*PROBLEM DESCRIPTION*.
Print word for word the first line of the records below and every following line through the one containing "Answer: $96957$"; print nothing else.

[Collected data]
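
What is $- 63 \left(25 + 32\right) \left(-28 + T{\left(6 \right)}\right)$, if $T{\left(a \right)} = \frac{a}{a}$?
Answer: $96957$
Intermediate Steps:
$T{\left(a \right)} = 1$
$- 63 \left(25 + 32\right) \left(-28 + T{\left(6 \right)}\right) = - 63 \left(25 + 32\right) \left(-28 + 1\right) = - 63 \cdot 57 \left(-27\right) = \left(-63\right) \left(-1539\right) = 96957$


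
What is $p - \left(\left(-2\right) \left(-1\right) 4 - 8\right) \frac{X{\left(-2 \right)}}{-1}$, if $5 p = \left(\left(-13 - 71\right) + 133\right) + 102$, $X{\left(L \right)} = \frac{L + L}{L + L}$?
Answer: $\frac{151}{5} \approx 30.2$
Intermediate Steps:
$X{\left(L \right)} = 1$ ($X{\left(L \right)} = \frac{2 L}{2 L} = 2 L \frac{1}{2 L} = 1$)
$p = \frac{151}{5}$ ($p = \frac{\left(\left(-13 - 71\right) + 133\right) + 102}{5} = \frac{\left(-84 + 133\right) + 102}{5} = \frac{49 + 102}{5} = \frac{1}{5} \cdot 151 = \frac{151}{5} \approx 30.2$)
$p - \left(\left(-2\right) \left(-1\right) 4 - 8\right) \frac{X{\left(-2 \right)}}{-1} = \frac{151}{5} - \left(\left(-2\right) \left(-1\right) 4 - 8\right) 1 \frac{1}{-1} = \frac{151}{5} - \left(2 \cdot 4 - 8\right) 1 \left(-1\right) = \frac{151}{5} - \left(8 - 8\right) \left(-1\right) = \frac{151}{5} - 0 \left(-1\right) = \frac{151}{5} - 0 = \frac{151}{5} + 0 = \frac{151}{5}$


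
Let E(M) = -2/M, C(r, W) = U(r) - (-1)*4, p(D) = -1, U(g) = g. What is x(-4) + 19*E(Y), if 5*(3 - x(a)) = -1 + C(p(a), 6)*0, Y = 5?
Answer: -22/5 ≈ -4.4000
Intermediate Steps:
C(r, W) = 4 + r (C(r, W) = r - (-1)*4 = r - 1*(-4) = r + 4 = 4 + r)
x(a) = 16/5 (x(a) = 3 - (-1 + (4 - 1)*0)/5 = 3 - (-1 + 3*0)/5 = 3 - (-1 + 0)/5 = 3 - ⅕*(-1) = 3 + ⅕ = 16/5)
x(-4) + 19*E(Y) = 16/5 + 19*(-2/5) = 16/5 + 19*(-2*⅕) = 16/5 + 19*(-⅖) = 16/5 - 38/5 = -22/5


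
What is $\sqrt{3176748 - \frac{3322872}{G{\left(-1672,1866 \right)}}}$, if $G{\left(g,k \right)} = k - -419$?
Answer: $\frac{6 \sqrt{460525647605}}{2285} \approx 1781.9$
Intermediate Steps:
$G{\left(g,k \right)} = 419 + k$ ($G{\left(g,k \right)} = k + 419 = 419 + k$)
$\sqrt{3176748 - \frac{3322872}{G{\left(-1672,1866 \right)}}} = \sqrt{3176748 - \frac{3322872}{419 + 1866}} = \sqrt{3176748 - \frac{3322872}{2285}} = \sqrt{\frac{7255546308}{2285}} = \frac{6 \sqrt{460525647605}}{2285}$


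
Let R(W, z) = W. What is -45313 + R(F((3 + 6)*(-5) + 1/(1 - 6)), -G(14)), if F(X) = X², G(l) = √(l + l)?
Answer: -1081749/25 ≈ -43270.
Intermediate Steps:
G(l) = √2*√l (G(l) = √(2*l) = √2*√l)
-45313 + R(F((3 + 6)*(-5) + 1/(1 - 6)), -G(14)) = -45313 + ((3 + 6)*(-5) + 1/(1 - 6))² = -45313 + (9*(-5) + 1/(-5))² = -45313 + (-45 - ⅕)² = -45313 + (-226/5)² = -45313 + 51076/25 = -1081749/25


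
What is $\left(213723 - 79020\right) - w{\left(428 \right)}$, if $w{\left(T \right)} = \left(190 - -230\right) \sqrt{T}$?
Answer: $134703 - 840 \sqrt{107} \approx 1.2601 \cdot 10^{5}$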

*COMPLETED TASK*.
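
What is $- 63 \left(25 + 32\right) \left(-28 + T{\left(6 \right)}\right)$, if $T{\left(a \right)} = \frac{a}{a}$?
Answer: $96957$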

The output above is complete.